═══ Information shown

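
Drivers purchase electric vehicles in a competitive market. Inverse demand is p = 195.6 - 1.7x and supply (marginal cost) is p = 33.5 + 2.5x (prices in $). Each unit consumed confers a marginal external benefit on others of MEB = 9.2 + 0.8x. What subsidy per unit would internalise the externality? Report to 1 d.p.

subsidy = $49.5 per unit

Social marginal benefit = demand + MEB = 204.8 - 0.9x.
Set SMB = MC: 204.8 - 0.9x = 33.5 + 2.5x → x* = 50.3824.
The Pigouvian subsidy equals MEB at x*: 9.2 + 0.8×50.3824 = 49.5059.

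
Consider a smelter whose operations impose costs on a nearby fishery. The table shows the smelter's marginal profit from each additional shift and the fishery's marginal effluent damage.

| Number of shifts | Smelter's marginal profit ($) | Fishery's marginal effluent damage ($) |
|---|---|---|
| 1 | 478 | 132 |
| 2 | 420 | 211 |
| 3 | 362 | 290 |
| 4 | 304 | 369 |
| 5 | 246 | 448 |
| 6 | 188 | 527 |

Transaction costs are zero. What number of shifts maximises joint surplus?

3

Bargaining reaches the level where marginal profit last exceeds marginal effluent damage.
That holds through level 3 (362 ≥ 290) but not at 4 (304 < 369).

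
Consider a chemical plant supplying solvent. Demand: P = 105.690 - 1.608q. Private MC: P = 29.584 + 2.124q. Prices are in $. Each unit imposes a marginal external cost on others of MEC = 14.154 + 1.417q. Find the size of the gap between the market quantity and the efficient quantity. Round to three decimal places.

Market equilibrium (private): 29.584 + 2.124q = 105.690 - 1.608q → q_m = 20.3928.
Social marginal cost = private MC + MEC = 43.738 + 3.541q.
Set SMC = demand: 43.738 + 3.541q = 105.690 - 1.608q → q* = 12.0319.
Gap = |20.3928 − 12.0319| = 8.3609.

8.361 units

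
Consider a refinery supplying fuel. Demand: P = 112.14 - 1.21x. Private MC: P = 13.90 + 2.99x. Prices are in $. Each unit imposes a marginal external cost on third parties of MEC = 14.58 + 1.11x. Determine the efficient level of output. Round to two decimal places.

Social marginal cost = private MC + MEC = 28.48 + 4.10x.
Set SMC = demand: 28.48 + 4.10x = 112.14 - 1.21x → x* = 15.7552.

x* = 15.76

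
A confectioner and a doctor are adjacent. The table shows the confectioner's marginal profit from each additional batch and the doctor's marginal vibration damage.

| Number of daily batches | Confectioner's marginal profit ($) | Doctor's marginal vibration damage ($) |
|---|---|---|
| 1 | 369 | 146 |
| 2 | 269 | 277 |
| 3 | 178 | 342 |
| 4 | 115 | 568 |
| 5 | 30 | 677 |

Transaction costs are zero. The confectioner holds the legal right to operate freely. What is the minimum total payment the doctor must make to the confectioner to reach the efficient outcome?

$592

Left alone the confectioner would choose level 5 (marginal profit stays positive).
Efficient level: k* = 1 (marginal profit ≥ marginal vibration damage through 1).
The doctor must at least cover the confectioner's forgone profit from cutting 5→1: 269 + 178 + 115 + 30 = 592.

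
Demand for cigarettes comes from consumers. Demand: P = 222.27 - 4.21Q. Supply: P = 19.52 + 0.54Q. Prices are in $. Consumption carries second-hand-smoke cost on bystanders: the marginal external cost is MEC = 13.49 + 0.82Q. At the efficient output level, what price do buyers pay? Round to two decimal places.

Social marginal benefit = demand − MEC = 208.78 - 5.03Q.
Set SMB = MC: 208.78 - 5.03Q = 19.52 + 0.54Q → Q* = 33.9785.
Consumer price on the demand curve at Q*: 222.27 − 4.21×33.9785 = 79.2205.

P = $79.22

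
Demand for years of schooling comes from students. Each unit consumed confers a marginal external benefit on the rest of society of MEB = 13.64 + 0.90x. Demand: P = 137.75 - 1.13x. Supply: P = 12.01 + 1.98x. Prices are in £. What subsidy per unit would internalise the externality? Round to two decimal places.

Social marginal benefit = demand + MEB = 151.39 - 0.23x.
Set SMB = MC: 151.39 - 0.23x = 12.01 + 1.98x → x* = 63.0679.
The Pigouvian subsidy equals MEB at x*: 13.64 + 0.90×63.0679 = 70.4011.

subsidy = £70.40 per unit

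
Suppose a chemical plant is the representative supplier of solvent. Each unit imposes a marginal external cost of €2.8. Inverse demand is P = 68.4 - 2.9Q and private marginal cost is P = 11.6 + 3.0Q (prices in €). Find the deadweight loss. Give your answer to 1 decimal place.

DWL = €0.7

Market equilibrium (private): 11.6 + 3.0Q = 68.4 - 2.9Q → Q_m = 9.6271.
Social marginal cost = private MC + MEC = 14.4 + 3.0Q.
Set SMC = demand: 14.4 + 3.0Q = 68.4 - 2.9Q → Q* = 9.1525.
Height of the DWL triangle at Q_m is SMC(Q_m) − demand(Q_m) = MEC(Q_m) = 2.8000.
DWL = ½ × 0.4746 × 2.8000 = 0.6644.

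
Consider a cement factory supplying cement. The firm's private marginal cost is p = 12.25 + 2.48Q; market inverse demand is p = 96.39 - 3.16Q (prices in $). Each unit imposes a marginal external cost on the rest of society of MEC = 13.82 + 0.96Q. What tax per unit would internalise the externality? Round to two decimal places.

Social marginal cost = private MC + MEC = 26.07 + 3.44Q.
Set SMC = demand: 26.07 + 3.44Q = 96.39 - 3.16Q → Q* = 10.6545.
The Pigouvian tax equals MEC at Q*: 13.82 + 0.96×10.6545 = 24.0483.

tax = $24.05 per unit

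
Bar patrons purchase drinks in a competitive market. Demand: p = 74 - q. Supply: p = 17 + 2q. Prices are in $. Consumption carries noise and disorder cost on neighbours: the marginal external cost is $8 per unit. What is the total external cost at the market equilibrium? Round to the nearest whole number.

Market equilibrium (private): 17 + 2q = 74 - q → q_m = 19.0000.
Total external cost = MEC × q_m = 8 × 19.0000 = 152.0000.

$152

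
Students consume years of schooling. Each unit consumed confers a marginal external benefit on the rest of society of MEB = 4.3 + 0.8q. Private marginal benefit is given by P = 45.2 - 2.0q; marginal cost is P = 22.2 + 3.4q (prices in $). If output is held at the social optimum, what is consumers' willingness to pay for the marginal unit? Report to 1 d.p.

Social marginal benefit = demand + MEB = 49.5 - 1.2q.
Set SMB = MC: 49.5 - 1.2q = 22.2 + 3.4q → q* = 5.9348.
Consumer price on the demand curve at q*: 45.2 − 2.0×5.9348 = 33.3304.

P = $33.3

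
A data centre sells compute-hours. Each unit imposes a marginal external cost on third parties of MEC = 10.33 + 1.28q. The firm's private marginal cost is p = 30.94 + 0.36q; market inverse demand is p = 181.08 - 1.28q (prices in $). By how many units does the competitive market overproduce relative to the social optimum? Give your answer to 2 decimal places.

43.67 units

Market equilibrium (private): 30.94 + 0.36q = 181.08 - 1.28q → q_m = 91.5488.
Social marginal cost = private MC + MEC = 41.27 + 1.64q.
Set SMC = demand: 41.27 + 1.64q = 181.08 - 1.28q → q* = 47.8801.
Gap = |91.5488 − 47.8801| = 43.6687.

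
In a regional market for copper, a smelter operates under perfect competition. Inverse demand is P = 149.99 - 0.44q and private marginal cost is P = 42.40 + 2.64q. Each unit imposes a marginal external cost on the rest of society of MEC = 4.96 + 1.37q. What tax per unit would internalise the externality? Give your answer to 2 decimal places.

tax = 36.56 per unit

Social marginal cost = private MC + MEC = 47.36 + 4.01q.
Set SMC = demand: 47.36 + 4.01q = 149.99 - 0.44q → q* = 23.0629.
The Pigouvian tax equals MEC at q*: 4.96 + 1.37×23.0629 = 36.5562.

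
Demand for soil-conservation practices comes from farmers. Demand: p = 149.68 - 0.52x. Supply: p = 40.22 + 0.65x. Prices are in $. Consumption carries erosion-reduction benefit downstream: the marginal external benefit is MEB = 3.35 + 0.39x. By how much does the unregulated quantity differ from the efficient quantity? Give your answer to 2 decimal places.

51.07 units

Market equilibrium (private): 40.22 + 0.65x = 149.68 - 0.52x → x_m = 93.5556.
Social marginal benefit = demand + MEB = 153.03 - 0.13x.
Set SMB = MC: 153.03 - 0.13x = 40.22 + 0.65x → x* = 144.6282.
Gap = |93.5556 − 144.6282| = 51.0726.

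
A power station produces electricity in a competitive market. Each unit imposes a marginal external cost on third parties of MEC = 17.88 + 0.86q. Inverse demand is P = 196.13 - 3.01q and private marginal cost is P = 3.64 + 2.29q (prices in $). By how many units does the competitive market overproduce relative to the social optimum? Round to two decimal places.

7.97 units

Market equilibrium (private): 3.64 + 2.29q = 196.13 - 3.01q → q_m = 36.3189.
Social marginal cost = private MC + MEC = 21.52 + 3.15q.
Set SMC = demand: 21.52 + 3.15q = 196.13 - 3.01q → q* = 28.3458.
Gap = |36.3189 − 28.3458| = 7.9731.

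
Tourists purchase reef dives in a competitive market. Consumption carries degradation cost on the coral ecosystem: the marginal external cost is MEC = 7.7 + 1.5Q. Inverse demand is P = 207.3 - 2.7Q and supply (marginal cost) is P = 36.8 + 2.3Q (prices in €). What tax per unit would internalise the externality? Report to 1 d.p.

Social marginal benefit = demand − MEC = 199.6 - 4.2Q.
Set SMB = MC: 199.6 - 4.2Q = 36.8 + 2.3Q → Q* = 25.0462.
The Pigouvian tax equals MEC at Q*: 7.7 + 1.5×25.0462 = 45.2693.

tax = €45.3 per unit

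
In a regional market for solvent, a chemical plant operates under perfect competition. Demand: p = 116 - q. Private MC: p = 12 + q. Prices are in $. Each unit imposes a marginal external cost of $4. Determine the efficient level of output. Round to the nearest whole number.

q* = 50

Social marginal cost = private MC + MEC = 16 + q.
Set SMC = demand: 16 + q = 116 - q → q* = 50.0000.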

══════

What this task involves: Copy nothing beyond the line containing "478 | 132 |". Transcribe exactly from the first line of the entries down to that line, inclusive.

Answer section:
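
Drivers purchase electric vehicles in a competitive market. Inverse demand is p = 195.6 - 1.7x and supply (marginal cost) is p = 33.5 + 2.5x (prices in $). Each unit consumed confers a marginal external benefit on others of MEB = 9.2 + 0.8x. What subsidy per unit would internalise the externality? Report to 1 d.p.

subsidy = $49.5 per unit

Social marginal benefit = demand + MEB = 204.8 - 0.9x.
Set SMB = MC: 204.8 - 0.9x = 33.5 + 2.5x → x* = 50.3824.
The Pigouvian subsidy equals MEB at x*: 9.2 + 0.8×50.3824 = 49.5059.

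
Consider a smelter whose operations impose costs on a nearby fishery. The table shows the smelter's marginal profit from each additional shift and the fishery's marginal effluent damage.

| Number of shifts | Smelter's marginal profit ($) | Fishery's marginal effluent damage ($) |
|---|---|---|
| 1 | 478 | 132 |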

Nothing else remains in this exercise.